▶ _DATA TO EXAMINE_:
· · ·

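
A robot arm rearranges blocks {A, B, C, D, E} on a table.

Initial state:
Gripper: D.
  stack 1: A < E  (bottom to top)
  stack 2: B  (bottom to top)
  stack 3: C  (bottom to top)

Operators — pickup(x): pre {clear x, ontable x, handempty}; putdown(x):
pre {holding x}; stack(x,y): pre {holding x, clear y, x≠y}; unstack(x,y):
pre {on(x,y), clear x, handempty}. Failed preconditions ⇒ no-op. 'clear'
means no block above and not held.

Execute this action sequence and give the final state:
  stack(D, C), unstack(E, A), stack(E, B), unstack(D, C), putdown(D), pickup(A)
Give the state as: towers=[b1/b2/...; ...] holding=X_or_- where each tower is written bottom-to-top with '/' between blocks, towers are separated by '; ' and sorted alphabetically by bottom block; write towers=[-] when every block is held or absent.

towers=[B/E; C; D] holding=A

step 1 (stack(D, C)): towers=[A/E; B; C/D] holding=-
step 2 (unstack(E, A)): towers=[A; B; C/D] holding=E
step 3 (stack(E, B)): towers=[A; B/E; C/D] holding=-
step 4 (unstack(D, C)): towers=[A; B/E; C] holding=D
step 5 (putdown(D)): towers=[A; B/E; C; D] holding=-
step 6 (pickup(A)): towers=[B/E; C; D] holding=A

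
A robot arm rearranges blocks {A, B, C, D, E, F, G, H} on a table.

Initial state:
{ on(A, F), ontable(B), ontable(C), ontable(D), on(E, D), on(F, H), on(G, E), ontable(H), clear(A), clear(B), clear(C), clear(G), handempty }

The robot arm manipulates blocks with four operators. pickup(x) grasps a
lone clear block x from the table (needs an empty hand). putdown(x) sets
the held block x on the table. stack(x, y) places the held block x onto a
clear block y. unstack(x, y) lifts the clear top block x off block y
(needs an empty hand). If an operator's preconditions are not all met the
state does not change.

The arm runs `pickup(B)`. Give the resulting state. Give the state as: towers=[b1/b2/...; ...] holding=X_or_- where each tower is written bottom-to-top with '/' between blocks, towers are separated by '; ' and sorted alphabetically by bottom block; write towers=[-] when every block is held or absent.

towers=[C; D/E/G; H/F/A] holding=B

before: towers=[B; C; D/E/G; H/F/A] holding=-
pre[pickup(B)]: clear(B) ✓, ontable(B) ✓, handempty ✓
all met → apply pickup(B)
after:  towers=[C; D/E/G; H/F/A] holding=B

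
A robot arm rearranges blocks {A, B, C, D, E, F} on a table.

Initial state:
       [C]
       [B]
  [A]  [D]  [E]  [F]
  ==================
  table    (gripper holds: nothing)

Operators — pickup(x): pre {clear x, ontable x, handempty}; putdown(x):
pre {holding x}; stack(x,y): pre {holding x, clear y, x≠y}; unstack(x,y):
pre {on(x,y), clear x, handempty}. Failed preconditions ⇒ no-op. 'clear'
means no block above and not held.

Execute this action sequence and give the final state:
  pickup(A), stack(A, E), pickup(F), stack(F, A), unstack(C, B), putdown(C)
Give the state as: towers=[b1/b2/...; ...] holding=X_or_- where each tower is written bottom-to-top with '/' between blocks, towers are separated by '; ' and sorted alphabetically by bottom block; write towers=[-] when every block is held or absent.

towers=[C; D/B; E/A/F] holding=-

step 1 (pickup(A)): towers=[D/B/C; E; F] holding=A
step 2 (stack(A, E)): towers=[D/B/C; E/A; F] holding=-
step 3 (pickup(F)): towers=[D/B/C; E/A] holding=F
step 4 (stack(F, A)): towers=[D/B/C; E/A/F] holding=-
step 5 (unstack(C, B)): towers=[D/B; E/A/F] holding=C
step 6 (putdown(C)): towers=[C; D/B; E/A/F] holding=-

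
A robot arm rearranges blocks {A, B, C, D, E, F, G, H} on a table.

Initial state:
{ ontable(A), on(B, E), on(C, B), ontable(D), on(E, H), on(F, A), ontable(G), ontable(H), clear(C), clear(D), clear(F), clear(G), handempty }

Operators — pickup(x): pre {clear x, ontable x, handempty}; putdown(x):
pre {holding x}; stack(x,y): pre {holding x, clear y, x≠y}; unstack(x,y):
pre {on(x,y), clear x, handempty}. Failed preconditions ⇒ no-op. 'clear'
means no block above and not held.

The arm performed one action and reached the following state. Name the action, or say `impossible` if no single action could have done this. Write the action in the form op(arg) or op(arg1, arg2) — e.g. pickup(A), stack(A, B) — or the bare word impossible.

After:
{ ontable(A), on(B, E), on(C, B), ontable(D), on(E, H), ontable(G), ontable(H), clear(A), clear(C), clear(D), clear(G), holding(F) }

unstack(F, A)

target: towers=[A; D; G; H/E/B/C] holding=F
         pickup(G) → towers=[A/F; D; H/E/B/C] holding=G
     unstack(F, A) → towers=[A; D; G; H/E/B/C] holding=F  ← match
         pickup(D) → towers=[A/F; G; H/E/B/C] holding=D
     unstack(C, B) → towers=[A/F; D; G; H/E/B] holding=C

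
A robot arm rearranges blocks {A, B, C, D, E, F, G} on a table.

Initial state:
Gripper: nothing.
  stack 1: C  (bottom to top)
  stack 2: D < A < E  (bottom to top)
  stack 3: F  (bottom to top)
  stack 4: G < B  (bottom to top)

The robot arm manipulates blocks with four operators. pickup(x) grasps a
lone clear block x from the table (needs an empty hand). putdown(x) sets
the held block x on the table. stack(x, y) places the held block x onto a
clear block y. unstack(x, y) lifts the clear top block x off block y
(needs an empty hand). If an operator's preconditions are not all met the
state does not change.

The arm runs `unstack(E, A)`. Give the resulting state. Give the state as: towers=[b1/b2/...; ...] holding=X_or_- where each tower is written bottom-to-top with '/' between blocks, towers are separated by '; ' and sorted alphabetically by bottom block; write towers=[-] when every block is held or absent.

before: towers=[C; D/A/E; F; G/B] holding=-
pre[unstack(E, A)]: on(E,A) yes, clear(E) yes, handempty yes
all met → apply unstack(E, A)
after:  towers=[C; D/A; F; G/B] holding=E

towers=[C; D/A; F; G/B] holding=E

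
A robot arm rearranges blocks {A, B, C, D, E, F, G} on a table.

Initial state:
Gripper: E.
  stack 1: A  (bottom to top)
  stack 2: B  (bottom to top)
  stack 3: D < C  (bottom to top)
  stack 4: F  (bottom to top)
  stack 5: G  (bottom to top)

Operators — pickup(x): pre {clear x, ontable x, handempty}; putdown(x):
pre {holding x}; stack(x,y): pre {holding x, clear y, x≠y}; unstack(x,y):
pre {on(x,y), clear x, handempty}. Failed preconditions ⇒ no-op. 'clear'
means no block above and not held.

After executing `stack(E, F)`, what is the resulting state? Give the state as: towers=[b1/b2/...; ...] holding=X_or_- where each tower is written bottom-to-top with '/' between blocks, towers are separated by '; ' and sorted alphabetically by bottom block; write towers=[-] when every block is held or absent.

towers=[A; B; D/C; F/E; G] holding=-

before: towers=[A; B; D/C; F; G] holding=E
pre[stack(E, F)]: holding(E) ok, clear(F) ok, E≠F ok
all met → apply stack(E, F)
after:  towers=[A; B; D/C; F/E; G] holding=-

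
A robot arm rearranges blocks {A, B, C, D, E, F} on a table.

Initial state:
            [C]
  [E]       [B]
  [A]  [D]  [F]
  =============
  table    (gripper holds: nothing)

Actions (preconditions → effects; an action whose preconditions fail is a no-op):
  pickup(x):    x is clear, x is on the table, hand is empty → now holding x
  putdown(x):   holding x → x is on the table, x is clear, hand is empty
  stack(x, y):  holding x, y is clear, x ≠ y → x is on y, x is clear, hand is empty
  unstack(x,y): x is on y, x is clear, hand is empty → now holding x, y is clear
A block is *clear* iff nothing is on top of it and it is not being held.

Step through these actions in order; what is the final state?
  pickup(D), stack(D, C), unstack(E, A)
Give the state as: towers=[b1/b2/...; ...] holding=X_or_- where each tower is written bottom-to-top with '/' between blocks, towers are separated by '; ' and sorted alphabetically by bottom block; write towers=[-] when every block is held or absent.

towers=[A; F/B/C/D] holding=E

step 1 (pickup(D)): towers=[A/E; F/B/C] holding=D
step 2 (stack(D, C)): towers=[A/E; F/B/C/D] holding=-
step 3 (unstack(E, A)): towers=[A; F/B/C/D] holding=E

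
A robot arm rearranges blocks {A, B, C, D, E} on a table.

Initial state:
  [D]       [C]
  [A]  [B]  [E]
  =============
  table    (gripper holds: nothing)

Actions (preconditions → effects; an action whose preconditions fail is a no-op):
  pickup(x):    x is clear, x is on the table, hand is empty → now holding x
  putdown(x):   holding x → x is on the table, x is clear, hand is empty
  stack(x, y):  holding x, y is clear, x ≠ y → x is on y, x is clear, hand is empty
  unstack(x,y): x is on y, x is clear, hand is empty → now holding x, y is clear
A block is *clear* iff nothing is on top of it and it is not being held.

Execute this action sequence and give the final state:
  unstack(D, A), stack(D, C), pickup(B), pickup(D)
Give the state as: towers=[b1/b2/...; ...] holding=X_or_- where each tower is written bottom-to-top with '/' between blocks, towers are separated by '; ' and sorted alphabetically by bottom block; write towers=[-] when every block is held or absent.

step 1 (unstack(D, A)): towers=[A; B; E/C] holding=D
step 2 (stack(D, C)): towers=[A; B; E/C/D] holding=-
step 3 (pickup(B)): towers=[A; E/C/D] holding=B
step 4 (pickup(D)) [no-op]: towers=[A; E/C/D] holding=B

towers=[A; E/C/D] holding=B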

· · ·

▶ _TASK DESCRIPTION_:
Retype the listing from its first line onward, stopping after the line that contains "clear(C), clear(G), handempty" has been retyped in full.

▶ _OUTPUT FOR THIS EXERCISE_:
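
A robot arm rearranges blocks {A, B, C, D, E} on a table.

Initial state:
Gripper: D.
  stack 1: A < E  (bottom to top)
  stack 2: B  (bottom to top)
  stack 3: C  (bottom to top)

Operators — pickup(x): pre {clear x, ontable x, handempty}; putdown(x):
pre {holding x}; stack(x,y): pre {holding x, clear y, x≠y}; unstack(x,y):
pre {on(x,y), clear x, handempty}. Failed preconditions ⇒ no-op. 'clear'
means no block above and not held.

Execute this action sequence and give the final state:
  stack(D, C), unstack(E, A), stack(E, B), unstack(D, C), putdown(D), pickup(A)
Give the state as: towers=[b1/b2/...; ...] holding=X_or_- where each tower is written bottom-to-top with '/' between blocks, towers are separated by '; ' and sorted alphabetically by bottom block; write towers=[-] when every block is held or absent.

towers=[B/E; C; D] holding=A

step 1 (stack(D, C)): towers=[A/E; B; C/D] holding=-
step 2 (unstack(E, A)): towers=[A; B; C/D] holding=E
step 3 (stack(E, B)): towers=[A; B/E; C/D] holding=-
step 4 (unstack(D, C)): towers=[A; B/E; C] holding=D
step 5 (putdown(D)): towers=[A; B/E; C; D] holding=-
step 6 (pickup(A)): towers=[B/E; C; D] holding=A

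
A robot arm rearranges blocks {A, B, C, D, E, F, G, H} on a table.

Initial state:
{ on(A, F), ontable(B), ontable(C), ontable(D), on(E, D), on(F, H), on(G, E), ontable(H), clear(A), clear(B), clear(C), clear(G), handempty }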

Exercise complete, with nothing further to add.